Problem details -> Copy every record exactly.

(Records excerpted from a collection)
━━━

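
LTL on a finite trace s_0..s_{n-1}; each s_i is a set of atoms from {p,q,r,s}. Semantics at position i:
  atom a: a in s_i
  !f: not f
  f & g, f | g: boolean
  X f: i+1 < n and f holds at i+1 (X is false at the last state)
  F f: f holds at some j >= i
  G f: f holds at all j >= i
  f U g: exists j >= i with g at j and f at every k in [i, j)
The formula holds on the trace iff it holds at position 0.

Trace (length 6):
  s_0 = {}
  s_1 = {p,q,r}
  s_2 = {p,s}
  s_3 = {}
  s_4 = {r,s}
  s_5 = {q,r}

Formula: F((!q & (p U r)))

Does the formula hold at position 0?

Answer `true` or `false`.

Answer: true

Derivation:
s_0={}: F((!q & (p U r)))=True (!q & (p U r))=False !q=True q=False (p U r)=False p=False r=False
s_1={p,q,r}: F((!q & (p U r)))=True (!q & (p U r))=False !q=False q=True (p U r)=True p=True r=True
s_2={p,s}: F((!q & (p U r)))=True (!q & (p U r))=False !q=True q=False (p U r)=False p=True r=False
s_3={}: F((!q & (p U r)))=True (!q & (p U r))=False !q=True q=False (p U r)=False p=False r=False
s_4={r,s}: F((!q & (p U r)))=True (!q & (p U r))=True !q=True q=False (p U r)=True p=False r=True
s_5={q,r}: F((!q & (p U r)))=False (!q & (p U r))=False !q=False q=True (p U r)=True p=False r=True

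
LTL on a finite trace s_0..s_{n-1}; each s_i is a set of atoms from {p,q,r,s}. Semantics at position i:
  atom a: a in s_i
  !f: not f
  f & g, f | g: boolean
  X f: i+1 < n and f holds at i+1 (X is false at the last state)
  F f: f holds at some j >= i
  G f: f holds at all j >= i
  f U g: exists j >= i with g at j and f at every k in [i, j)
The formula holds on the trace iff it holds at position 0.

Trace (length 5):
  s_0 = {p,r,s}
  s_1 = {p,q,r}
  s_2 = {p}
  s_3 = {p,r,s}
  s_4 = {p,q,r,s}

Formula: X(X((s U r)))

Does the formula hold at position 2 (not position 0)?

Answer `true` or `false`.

Answer: true

Derivation:
s_0={p,r,s}: X(X((s U r)))=False X((s U r))=True (s U r)=True s=True r=True
s_1={p,q,r}: X(X((s U r)))=True X((s U r))=False (s U r)=True s=False r=True
s_2={p}: X(X((s U r)))=True X((s U r))=True (s U r)=False s=False r=False
s_3={p,r,s}: X(X((s U r)))=False X((s U r))=True (s U r)=True s=True r=True
s_4={p,q,r,s}: X(X((s U r)))=False X((s U r))=False (s U r)=True s=True r=True
Evaluating at position 2: result = True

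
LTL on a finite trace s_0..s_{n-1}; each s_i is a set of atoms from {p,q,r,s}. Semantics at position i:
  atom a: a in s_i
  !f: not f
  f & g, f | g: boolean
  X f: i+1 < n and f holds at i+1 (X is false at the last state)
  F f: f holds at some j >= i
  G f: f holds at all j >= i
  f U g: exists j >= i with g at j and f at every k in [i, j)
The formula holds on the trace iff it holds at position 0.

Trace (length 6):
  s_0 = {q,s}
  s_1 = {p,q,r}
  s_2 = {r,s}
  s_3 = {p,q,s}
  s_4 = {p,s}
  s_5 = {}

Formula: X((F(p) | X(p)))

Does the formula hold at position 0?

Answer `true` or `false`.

Answer: true

Derivation:
s_0={q,s}: X((F(p) | X(p)))=True (F(p) | X(p))=True F(p)=True p=False X(p)=True
s_1={p,q,r}: X((F(p) | X(p)))=True (F(p) | X(p))=True F(p)=True p=True X(p)=False
s_2={r,s}: X((F(p) | X(p)))=True (F(p) | X(p))=True F(p)=True p=False X(p)=True
s_3={p,q,s}: X((F(p) | X(p)))=True (F(p) | X(p))=True F(p)=True p=True X(p)=True
s_4={p,s}: X((F(p) | X(p)))=False (F(p) | X(p))=True F(p)=True p=True X(p)=False
s_5={}: X((F(p) | X(p)))=False (F(p) | X(p))=False F(p)=False p=False X(p)=False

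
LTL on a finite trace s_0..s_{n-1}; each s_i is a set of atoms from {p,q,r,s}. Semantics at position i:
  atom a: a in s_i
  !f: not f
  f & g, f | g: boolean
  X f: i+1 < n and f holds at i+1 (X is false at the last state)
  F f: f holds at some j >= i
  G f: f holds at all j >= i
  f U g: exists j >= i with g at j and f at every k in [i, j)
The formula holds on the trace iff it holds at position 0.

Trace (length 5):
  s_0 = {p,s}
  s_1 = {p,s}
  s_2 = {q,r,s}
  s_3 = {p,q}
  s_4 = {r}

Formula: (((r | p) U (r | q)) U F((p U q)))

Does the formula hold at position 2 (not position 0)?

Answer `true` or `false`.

s_0={p,s}: (((r | p) U (r | q)) U F((p U q)))=True ((r | p) U (r | q))=True (r | p)=True r=False p=True (r | q)=False q=False F((p U q))=True (p U q)=True
s_1={p,s}: (((r | p) U (r | q)) U F((p U q)))=True ((r | p) U (r | q))=True (r | p)=True r=False p=True (r | q)=False q=False F((p U q))=True (p U q)=True
s_2={q,r,s}: (((r | p) U (r | q)) U F((p U q)))=True ((r | p) U (r | q))=True (r | p)=True r=True p=False (r | q)=True q=True F((p U q))=True (p U q)=True
s_3={p,q}: (((r | p) U (r | q)) U F((p U q)))=True ((r | p) U (r | q))=True (r | p)=True r=False p=True (r | q)=True q=True F((p U q))=True (p U q)=True
s_4={r}: (((r | p) U (r | q)) U F((p U q)))=False ((r | p) U (r | q))=True (r | p)=True r=True p=False (r | q)=True q=False F((p U q))=False (p U q)=False
Evaluating at position 2: result = True

Answer: true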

━━━

Result ->
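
LTL on a finite trace s_0..s_{n-1}; each s_i is a set of atoms from {p,q,r,s}. Semantics at position i:
  atom a: a in s_i
  !f: not f
  f & g, f | g: boolean
  X f: i+1 < n and f holds at i+1 (X is false at the last state)
  F f: f holds at some j >= i
  G f: f holds at all j >= i
  f U g: exists j >= i with g at j and f at every k in [i, j)
The formula holds on the trace iff it holds at position 0.

Trace (length 6):
  s_0 = {}
  s_1 = {p,q,r}
  s_2 = {p,s}
  s_3 = {}
  s_4 = {r,s}
  s_5 = {q,r}

Formula: F((!q & (p U r)))

Does the formula hold at position 0?

Answer `true` or `false`.

Answer: true

Derivation:
s_0={}: F((!q & (p U r)))=True (!q & (p U r))=False !q=True q=False (p U r)=False p=False r=False
s_1={p,q,r}: F((!q & (p U r)))=True (!q & (p U r))=False !q=False q=True (p U r)=True p=True r=True
s_2={p,s}: F((!q & (p U r)))=True (!q & (p U r))=False !q=True q=False (p U r)=False p=True r=False
s_3={}: F((!q & (p U r)))=True (!q & (p U r))=False !q=True q=False (p U r)=False p=False r=False
s_4={r,s}: F((!q & (p U r)))=True (!q & (p U r))=True !q=True q=False (p U r)=True p=False r=True
s_5={q,r}: F((!q & (p U r)))=False (!q & (p U r))=False !q=False q=True (p U r)=True p=False r=True

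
LTL on a finite trace s_0..s_{n-1}; each s_i is a set of atoms from {p,q,r,s}. Semantics at position i:
  atom a: a in s_i
  !f: not f
  f & g, f | g: boolean
  X f: i+1 < n and f holds at i+1 (X is false at the last state)
  F f: f holds at some j >= i
  G f: f holds at all j >= i
  f U g: exists j >= i with g at j and f at every k in [i, j)
The formula holds on the trace iff it holds at position 0.

Trace (length 5):
  s_0 = {p,r,s}
  s_1 = {p,q,r}
  s_2 = {p}
  s_3 = {p,r,s}
  s_4 = {p,q,r,s}

Formula: X(X((s U r)))

Does the formula hold at position 2 (not position 0)?

Answer `true` or `false`.

Answer: true

Derivation:
s_0={p,r,s}: X(X((s U r)))=False X((s U r))=True (s U r)=True s=True r=True
s_1={p,q,r}: X(X((s U r)))=True X((s U r))=False (s U r)=True s=False r=True
s_2={p}: X(X((s U r)))=True X((s U r))=True (s U r)=False s=False r=False
s_3={p,r,s}: X(X((s U r)))=False X((s U r))=True (s U r)=True s=True r=True
s_4={p,q,r,s}: X(X((s U r)))=False X((s U r))=False (s U r)=True s=True r=True
Evaluating at position 2: result = True

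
LTL on a finite trace s_0..s_{n-1}; each s_i is a set of atoms from {p,q,r,s}. Semantics at position i:
  atom a: a in s_i
  !f: not f
  f & g, f | g: boolean
  X f: i+1 < n and f holds at i+1 (X is false at the last state)
  F f: f holds at some j >= i
  G f: f holds at all j >= i
  f U g: exists j >= i with g at j and f at every k in [i, j)
The formula holds on the trace iff it holds at position 0.

Trace (length 6):
  s_0 = {q,s}
  s_1 = {p,q,r}
  s_2 = {r,s}
  s_3 = {p,q,s}
  s_4 = {p,s}
  s_5 = {}

Formula: X((F(p) | X(p)))

Does the formula hold at position 0?

Answer `true` or `false`.

Answer: true

Derivation:
s_0={q,s}: X((F(p) | X(p)))=True (F(p) | X(p))=True F(p)=True p=False X(p)=True
s_1={p,q,r}: X((F(p) | X(p)))=True (F(p) | X(p))=True F(p)=True p=True X(p)=False
s_2={r,s}: X((F(p) | X(p)))=True (F(p) | X(p))=True F(p)=True p=False X(p)=True
s_3={p,q,s}: X((F(p) | X(p)))=True (F(p) | X(p))=True F(p)=True p=True X(p)=True
s_4={p,s}: X((F(p) | X(p)))=False (F(p) | X(p))=True F(p)=True p=True X(p)=False
s_5={}: X((F(p) | X(p)))=False (F(p) | X(p))=False F(p)=False p=False X(p)=False

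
LTL on a finite trace s_0..s_{n-1}; each s_i is a set of atoms from {p,q,r,s}. Semantics at position i:
  atom a: a in s_i
  !f: not f
  f & g, f | g: boolean
  X f: i+1 < n and f holds at i+1 (X is false at the last state)
  F f: f holds at some j >= i
  G f: f holds at all j >= i
  f U g: exists j >= i with g at j and f at every k in [i, j)
The formula holds on the trace iff it holds at position 0.

Trace (length 5):
  s_0 = {p,s}
  s_1 = {p,s}
  s_2 = {q,r,s}
  s_3 = {p,q}
  s_4 = {r}

Formula: (((r | p) U (r | q)) U F((p U q)))

Does the formula hold at position 2 (not position 0)?

Answer `true` or `false`.

s_0={p,s}: (((r | p) U (r | q)) U F((p U q)))=True ((r | p) U (r | q))=True (r | p)=True r=False p=True (r | q)=False q=False F((p U q))=True (p U q)=True
s_1={p,s}: (((r | p) U (r | q)) U F((p U q)))=True ((r | p) U (r | q))=True (r | p)=True r=False p=True (r | q)=False q=False F((p U q))=True (p U q)=True
s_2={q,r,s}: (((r | p) U (r | q)) U F((p U q)))=True ((r | p) U (r | q))=True (r | p)=True r=True p=False (r | q)=True q=True F((p U q))=True (p U q)=True
s_3={p,q}: (((r | p) U (r | q)) U F((p U q)))=True ((r | p) U (r | q))=True (r | p)=True r=False p=True (r | q)=True q=True F((p U q))=True (p U q)=True
s_4={r}: (((r | p) U (r | q)) U F((p U q)))=False ((r | p) U (r | q))=True (r | p)=True r=True p=False (r | q)=True q=False F((p U q))=False (p U q)=False
Evaluating at position 2: result = True

Answer: true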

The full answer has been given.